Every line of the entries below that mentions "What" is to be copied out.

*** AVAILABLE RECORDS Section Begins ***

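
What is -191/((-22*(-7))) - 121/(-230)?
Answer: -6324/8855 ≈ -0.71417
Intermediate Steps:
-191/((-22*(-7))) - 121/(-230) = -191/154 - 121*(-1/230) = -191*1/154 + 121/230 = -191/154 + 121/230 = -6324/8855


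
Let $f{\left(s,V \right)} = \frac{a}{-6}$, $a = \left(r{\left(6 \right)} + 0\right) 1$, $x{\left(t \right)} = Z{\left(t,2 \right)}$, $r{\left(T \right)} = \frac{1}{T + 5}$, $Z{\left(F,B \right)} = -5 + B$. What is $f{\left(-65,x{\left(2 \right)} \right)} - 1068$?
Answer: $- \frac{70489}{66} \approx -1068.0$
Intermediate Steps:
$r{\left(T \right)} = \frac{1}{5 + T}$
$x{\left(t \right)} = -3$ ($x{\left(t \right)} = -5 + 2 = -3$)
$a = \frac{1}{11}$ ($a = \left(\frac{1}{5 + 6} + 0\right) 1 = \left(\frac{1}{11} + 0\right) 1 = \frac{1}{11} \cdot 1 = \frac{1}{11} \approx 0.090909$)
$f{\left(s,V \right)} = - \frac{1}{66}$ ($f{\left(s,V \right)} = \frac{1}{11 \left(-6\right)} = \frac{1}{11} \left(- \frac{1}{6}\right) = - \frac{1}{66}$)
$f{\left(-65,x{\left(2 \right)} \right)} - 1068 = - \frac{1}{66} - 1068 = - \frac{70489}{66}$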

*** AVAILABLE RECORDS Section Ends ***

> **ANSWER SECTION**
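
What is -191/((-22*(-7))) - 121/(-230)?
Let $f{\left(s,V \right)} = \frac{a}{-6}$, $a = \left(r{\left(6 \right)} + 0\right) 1$, $x{\left(t \right)} = Z{\left(t,2 \right)}$, $r{\left(T \right)} = \frac{1}{T + 5}$, $Z{\left(F,B \right)} = -5 + B$. What is $f{\left(-65,x{\left(2 \right)} \right)} - 1068$?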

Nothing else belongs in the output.